--- WHAT IS NEEDED ---
Among the entries below, how many lines hold "class"? Reply with the number only.

BEGIN EXTRACTED MATERIAL

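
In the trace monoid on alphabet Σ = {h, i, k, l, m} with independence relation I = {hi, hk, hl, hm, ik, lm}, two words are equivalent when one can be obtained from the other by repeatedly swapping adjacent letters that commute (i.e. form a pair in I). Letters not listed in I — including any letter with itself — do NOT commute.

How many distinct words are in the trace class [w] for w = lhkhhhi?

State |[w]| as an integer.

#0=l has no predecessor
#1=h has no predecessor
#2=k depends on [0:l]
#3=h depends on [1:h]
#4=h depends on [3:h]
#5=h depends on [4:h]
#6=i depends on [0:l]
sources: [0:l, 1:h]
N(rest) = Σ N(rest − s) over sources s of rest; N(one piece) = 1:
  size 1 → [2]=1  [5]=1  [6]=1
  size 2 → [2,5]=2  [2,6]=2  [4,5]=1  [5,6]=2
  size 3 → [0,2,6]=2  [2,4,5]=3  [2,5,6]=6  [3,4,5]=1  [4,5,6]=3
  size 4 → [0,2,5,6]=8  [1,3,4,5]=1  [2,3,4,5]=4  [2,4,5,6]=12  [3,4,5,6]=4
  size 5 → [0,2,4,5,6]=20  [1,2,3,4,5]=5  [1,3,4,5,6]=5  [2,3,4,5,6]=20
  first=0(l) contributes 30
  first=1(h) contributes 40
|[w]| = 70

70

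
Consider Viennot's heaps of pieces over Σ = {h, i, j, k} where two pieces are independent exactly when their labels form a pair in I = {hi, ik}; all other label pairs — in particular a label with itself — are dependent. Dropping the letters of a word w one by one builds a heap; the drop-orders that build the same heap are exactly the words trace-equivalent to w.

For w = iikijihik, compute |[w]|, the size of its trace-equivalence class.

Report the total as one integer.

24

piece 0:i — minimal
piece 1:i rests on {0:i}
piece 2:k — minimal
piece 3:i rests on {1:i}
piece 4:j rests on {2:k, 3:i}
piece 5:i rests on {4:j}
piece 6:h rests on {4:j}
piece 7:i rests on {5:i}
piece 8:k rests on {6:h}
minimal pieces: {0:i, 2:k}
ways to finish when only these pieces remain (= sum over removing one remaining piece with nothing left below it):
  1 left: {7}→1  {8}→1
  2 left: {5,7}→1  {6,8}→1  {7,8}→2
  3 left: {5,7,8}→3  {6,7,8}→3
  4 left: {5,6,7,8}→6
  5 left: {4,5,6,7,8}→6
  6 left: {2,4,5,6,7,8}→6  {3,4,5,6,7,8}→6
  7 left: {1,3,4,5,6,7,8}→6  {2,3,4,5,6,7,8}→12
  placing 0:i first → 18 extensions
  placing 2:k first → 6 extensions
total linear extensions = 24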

END EXTRACTED MATERIAL
BEGIN EXTRACTED MATERIAL

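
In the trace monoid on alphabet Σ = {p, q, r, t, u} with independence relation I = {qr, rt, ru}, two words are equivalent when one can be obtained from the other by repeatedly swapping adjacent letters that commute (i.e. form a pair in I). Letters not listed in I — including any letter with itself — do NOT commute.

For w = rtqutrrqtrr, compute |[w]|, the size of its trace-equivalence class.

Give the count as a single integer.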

END EXTRACTED MATERIAL
BEGIN EXTRACTED MATERIAL

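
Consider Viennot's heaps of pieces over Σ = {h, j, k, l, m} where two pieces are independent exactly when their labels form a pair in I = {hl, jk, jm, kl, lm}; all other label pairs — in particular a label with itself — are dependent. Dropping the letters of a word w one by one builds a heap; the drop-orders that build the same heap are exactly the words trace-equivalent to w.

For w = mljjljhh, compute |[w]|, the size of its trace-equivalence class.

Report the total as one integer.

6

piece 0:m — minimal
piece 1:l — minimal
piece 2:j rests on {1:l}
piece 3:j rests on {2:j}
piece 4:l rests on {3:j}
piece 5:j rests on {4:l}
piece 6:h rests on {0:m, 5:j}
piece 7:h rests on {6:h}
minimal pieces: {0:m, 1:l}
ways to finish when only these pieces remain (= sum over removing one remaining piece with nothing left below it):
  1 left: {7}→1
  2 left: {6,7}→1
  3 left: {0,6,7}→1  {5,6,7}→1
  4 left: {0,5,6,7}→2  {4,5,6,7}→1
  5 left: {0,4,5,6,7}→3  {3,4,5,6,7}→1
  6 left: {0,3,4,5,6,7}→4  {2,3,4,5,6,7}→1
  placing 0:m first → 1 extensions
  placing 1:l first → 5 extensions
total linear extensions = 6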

END EXTRACTED MATERIAL

--- RESPONSE ---
4